▶ _Task prompt_:
Copy out the data in full, keeping each line exactly as it reads.

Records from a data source
================
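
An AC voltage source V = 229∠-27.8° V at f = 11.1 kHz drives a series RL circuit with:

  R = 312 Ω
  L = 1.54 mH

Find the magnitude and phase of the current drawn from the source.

Step 1 — Angular frequency: ω = 2π·f = 2π·1.11e+04 = 6.974e+04 rad/s.
Step 2 — Component impedances:
  R: Z = R = 312 Ω
  L: Z = jωL = j·6.974e+04·0.00154 = 0 + j107.4 Ω
Step 3 — Series combination: Z_total = R + L = 312 + j107.4 Ω = 330∠19.0° Ω.
Step 4 — Source phasor: V = 229∠-27.8° V = 202.6 - j106.8 V.
Step 5 — Ohm's law: I = V / Z_total = (202.6 - j106.8) / (312 + j107.4) = 0.4751 - j0.5059 A.
Step 6 — Convert to polar: |I| = 0.694 A, ∠I = -46.8°.

I = 0.694∠-46.8° A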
================
▶ _Answer_:
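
An AC voltage source V = 229∠-27.8° V at f = 11.1 kHz drives a series RL circuit with:

  R = 312 Ω
  L = 1.54 mH

Find the magnitude and phase of the current drawn from the source.

Step 1 — Angular frequency: ω = 2π·f = 2π·1.11e+04 = 6.974e+04 rad/s.
Step 2 — Component impedances:
  R: Z = R = 312 Ω
  L: Z = jωL = j·6.974e+04·0.00154 = 0 + j107.4 Ω
Step 3 — Series combination: Z_total = R + L = 312 + j107.4 Ω = 330∠19.0° Ω.
Step 4 — Source phasor: V = 229∠-27.8° V = 202.6 - j106.8 V.
Step 5 — Ohm's law: I = V / Z_total = (202.6 - j106.8) / (312 + j107.4) = 0.4751 - j0.5059 A.
Step 6 — Convert to polar: |I| = 0.694 A, ∠I = -46.8°.

I = 0.694∠-46.8° A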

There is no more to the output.